Each entry must be restated word for word.

Data supplied below:

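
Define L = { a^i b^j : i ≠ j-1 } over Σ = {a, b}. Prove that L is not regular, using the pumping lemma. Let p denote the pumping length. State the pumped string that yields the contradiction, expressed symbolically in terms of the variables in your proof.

a^{p+p!} b^{p+p!+1}

Toward a contradiction, assume L is regular with pumping length p.
Choose w = a^p b^{p+p!+1}. Since p ≠ (p+p!+1)-1 = p+p!, w ∈ L; and |w| ≥ p.
By the pumping lemma, w = xyz with |xy| ≤ p and |y| ≥ 1.
The first p characters of w are a's, so xy (and hence y) consists only of a's. Write y = a^k, 1 ≤ k ≤ p.
Since 1 ≤ k ≤ p, k divides p!; set t = 1 + p!/k. Then xy^t z has p + (p!/k)·k = p + p! copies of a. Now the a-count is p+p! and (b-count)-1 = (p+p!+1)-1 = p+p!, so i ≠ j-1 fails. So xy^t z = a^{p+p!} b^{p+p!+1} ∉ L.
Contradiction. Therefore L is not regular.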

End of Data supplied.

Output below:
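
Define L = { a^i b^j : i ≠ j-1 } over Σ = {a, b}. Prove that L is not regular, using the pumping lemma. Let p denote the pumping length. State the pumped string that yields the contradiction, expressed symbolically in terms of the variables in your proof.

a^{p+p!} b^{p+p!+1}

Toward a contradiction, assume L is regular with pumping length p.
Choose w = a^p b^{p+p!+1}. Since p ≠ (p+p!+1)-1 = p+p!, w ∈ L; and |w| ≥ p.
By the pumping lemma, w = xyz with |xy| ≤ p and |y| ≥ 1.
The first p characters of w are a's, so xy (and hence y) consists only of a's. Write y = a^k, 1 ≤ k ≤ p.
Since 1 ≤ k ≤ p, k divides p!; set t = 1 + p!/k. Then xy^t z has p + (p!/k)·k = p + p! copies of a. Now the a-count is p+p! and (b-count)-1 = (p+p!+1)-1 = p+p!, so i ≠ j-1 fails. So xy^t z = a^{p+p!} b^{p+p!+1} ∉ L.
Contradiction. Therefore L is not regular.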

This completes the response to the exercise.